= EXTRACTED ENTRIES =
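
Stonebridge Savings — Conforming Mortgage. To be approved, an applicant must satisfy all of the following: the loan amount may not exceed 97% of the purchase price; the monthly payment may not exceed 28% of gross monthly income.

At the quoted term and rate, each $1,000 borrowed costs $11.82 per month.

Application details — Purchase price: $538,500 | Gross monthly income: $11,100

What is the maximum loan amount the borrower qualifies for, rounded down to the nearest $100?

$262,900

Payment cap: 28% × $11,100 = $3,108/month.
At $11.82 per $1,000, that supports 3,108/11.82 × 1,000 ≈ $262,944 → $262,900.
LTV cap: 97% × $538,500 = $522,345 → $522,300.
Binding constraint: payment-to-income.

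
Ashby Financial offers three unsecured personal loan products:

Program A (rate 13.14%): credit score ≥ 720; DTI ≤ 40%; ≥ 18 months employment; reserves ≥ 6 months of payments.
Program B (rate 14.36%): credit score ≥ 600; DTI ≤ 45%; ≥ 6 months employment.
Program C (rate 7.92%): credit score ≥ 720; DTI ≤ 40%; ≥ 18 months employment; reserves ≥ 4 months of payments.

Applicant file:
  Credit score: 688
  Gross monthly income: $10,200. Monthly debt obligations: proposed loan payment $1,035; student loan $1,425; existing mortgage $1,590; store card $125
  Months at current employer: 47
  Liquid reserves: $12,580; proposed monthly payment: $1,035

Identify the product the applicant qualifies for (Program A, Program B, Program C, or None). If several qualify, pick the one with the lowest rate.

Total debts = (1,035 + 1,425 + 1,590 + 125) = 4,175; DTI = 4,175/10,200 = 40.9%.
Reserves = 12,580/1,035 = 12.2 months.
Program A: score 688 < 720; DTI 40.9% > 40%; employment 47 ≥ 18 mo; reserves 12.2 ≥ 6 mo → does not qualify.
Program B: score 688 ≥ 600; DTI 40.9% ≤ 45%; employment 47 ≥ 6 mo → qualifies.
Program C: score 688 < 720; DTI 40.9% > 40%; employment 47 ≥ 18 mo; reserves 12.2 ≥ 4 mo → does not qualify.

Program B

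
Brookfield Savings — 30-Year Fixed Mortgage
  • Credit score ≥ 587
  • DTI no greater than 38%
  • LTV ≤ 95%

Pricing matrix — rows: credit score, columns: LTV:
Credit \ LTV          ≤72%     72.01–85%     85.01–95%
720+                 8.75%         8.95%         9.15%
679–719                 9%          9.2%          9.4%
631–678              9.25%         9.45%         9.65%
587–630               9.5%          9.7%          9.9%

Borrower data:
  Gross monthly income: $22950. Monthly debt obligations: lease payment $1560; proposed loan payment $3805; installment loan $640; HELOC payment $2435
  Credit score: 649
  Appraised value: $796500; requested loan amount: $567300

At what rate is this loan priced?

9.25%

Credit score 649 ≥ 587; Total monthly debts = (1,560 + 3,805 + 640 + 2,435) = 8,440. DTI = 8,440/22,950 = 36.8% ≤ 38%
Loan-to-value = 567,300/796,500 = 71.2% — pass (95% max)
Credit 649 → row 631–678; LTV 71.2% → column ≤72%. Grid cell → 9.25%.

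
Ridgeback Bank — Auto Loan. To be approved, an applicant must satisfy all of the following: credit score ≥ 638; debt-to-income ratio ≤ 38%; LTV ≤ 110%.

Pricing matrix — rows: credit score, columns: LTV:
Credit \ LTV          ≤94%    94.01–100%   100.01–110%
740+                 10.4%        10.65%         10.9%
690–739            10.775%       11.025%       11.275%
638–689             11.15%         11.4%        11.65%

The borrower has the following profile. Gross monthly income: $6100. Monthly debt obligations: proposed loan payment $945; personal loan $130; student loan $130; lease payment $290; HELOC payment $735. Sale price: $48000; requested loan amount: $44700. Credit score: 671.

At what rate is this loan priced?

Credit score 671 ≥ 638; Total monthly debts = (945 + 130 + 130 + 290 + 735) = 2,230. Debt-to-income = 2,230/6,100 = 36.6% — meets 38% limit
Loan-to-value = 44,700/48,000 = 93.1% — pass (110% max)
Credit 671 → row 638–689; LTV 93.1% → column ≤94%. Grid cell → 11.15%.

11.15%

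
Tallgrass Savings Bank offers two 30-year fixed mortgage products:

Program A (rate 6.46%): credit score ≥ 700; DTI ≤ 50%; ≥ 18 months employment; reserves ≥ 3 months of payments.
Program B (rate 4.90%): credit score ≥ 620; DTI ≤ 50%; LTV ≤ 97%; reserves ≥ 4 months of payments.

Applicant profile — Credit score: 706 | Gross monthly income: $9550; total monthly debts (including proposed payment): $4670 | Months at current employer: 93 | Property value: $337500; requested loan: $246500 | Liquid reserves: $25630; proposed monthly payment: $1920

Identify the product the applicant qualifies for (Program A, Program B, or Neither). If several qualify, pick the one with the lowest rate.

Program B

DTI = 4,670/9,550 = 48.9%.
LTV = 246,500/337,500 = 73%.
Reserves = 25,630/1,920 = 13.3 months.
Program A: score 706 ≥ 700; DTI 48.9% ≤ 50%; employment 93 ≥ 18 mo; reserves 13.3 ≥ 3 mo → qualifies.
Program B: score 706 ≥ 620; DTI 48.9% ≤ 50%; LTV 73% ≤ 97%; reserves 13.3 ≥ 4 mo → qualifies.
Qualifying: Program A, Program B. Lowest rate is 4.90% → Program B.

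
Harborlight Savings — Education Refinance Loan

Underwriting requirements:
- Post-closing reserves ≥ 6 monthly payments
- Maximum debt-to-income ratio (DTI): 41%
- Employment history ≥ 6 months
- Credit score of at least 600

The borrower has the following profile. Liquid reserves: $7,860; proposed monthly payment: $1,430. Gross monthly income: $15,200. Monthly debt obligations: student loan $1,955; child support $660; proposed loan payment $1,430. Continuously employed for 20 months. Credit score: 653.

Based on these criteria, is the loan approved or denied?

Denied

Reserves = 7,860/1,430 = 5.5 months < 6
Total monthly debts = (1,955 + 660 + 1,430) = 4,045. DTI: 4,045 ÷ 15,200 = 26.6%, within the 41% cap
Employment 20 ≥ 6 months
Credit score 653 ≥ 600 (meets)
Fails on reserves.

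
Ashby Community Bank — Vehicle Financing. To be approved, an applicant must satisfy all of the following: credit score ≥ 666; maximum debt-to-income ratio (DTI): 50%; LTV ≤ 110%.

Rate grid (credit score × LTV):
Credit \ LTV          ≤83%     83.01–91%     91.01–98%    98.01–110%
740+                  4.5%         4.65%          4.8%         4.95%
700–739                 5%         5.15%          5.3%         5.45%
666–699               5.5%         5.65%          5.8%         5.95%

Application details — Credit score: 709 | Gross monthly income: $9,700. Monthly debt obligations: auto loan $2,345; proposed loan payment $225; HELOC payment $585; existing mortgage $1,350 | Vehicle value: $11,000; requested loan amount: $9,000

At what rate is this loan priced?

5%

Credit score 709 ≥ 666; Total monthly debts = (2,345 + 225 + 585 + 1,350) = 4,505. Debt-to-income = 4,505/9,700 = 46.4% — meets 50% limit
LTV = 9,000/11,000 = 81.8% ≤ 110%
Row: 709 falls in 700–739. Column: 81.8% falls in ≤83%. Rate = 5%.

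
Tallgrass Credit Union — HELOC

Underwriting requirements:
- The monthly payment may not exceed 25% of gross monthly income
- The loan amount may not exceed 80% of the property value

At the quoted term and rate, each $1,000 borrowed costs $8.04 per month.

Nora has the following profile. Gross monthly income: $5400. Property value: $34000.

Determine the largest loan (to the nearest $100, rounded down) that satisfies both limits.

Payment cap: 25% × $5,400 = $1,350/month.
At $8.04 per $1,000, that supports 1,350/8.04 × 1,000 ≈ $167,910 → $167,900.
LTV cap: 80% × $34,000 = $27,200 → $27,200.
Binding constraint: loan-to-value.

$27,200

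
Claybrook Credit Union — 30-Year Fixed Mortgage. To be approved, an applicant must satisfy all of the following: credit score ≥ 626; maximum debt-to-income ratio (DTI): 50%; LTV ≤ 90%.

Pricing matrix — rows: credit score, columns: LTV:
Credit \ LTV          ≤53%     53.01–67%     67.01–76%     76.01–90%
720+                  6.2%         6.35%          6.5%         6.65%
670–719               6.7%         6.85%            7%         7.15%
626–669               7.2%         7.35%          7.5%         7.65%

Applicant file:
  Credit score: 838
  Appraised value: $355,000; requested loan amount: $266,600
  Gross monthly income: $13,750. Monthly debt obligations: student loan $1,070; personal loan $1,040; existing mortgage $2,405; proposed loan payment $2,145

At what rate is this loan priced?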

= WHAT YOU HAVE TO DO =
Match on "each": copy every line in the records that has it.

= SOLUTION BELOW =
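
At the quoted term and rate, each $1,000 borrowed costs $11.82 per month.
At the quoted term and rate, each $1,000 borrowed costs $8.04 per month.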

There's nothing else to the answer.